▶ _Task directions_
Look through the material and copy each line holding "efficiencies".

▶ _Given data_
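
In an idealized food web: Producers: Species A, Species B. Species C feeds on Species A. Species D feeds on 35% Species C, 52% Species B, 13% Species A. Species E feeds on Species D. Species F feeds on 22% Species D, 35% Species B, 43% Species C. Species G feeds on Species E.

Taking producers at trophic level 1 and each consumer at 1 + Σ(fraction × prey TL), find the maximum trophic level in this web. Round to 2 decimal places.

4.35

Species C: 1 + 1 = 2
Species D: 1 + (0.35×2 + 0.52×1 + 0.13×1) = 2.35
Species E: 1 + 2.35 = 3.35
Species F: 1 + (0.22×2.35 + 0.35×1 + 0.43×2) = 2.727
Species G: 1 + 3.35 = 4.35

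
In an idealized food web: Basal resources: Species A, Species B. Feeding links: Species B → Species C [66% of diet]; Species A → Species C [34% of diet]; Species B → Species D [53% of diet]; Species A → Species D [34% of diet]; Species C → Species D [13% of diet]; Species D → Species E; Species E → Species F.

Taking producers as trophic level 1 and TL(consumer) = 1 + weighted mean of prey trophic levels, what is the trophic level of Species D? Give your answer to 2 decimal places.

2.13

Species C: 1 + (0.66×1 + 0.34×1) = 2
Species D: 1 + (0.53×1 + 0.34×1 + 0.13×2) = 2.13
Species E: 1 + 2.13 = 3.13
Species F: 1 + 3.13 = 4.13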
...
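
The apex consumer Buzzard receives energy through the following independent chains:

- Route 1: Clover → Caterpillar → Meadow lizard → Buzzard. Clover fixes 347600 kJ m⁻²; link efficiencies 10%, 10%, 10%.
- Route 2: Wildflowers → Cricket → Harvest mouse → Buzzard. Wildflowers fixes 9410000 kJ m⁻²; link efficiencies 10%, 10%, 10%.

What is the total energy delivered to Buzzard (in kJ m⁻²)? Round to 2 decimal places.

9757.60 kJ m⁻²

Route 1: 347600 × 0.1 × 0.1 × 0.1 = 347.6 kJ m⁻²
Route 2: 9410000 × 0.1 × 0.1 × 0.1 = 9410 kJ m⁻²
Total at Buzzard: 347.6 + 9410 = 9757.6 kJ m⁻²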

▶ _Reply_
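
- Route 1: Clover → Caterpillar → Meadow lizard → Buzzard. Clover fixes 347600 kJ m⁻²; link efficiencies 10%, 10%, 10%.
- Route 2: Wildflowers → Cricket → Harvest mouse → Buzzard. Wildflowers fixes 9410000 kJ m⁻²; link efficiencies 10%, 10%, 10%.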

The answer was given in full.